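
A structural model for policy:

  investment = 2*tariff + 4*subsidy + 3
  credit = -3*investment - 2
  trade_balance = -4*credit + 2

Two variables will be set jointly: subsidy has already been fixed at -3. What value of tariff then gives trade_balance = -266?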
+--
# TASK DESCRIPTION
Output every line of the data again, exactly.

# PROBLEM SOLUTION
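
A structural model for policy:

  investment = 2*tariff + 4*subsidy + 3
  credit = -3*investment - 2
  trade_balance = -4*credit + 2

Two variables will be set jointly: subsidy has already been fixed at -3. What value of tariff then gives trade_balance = -266?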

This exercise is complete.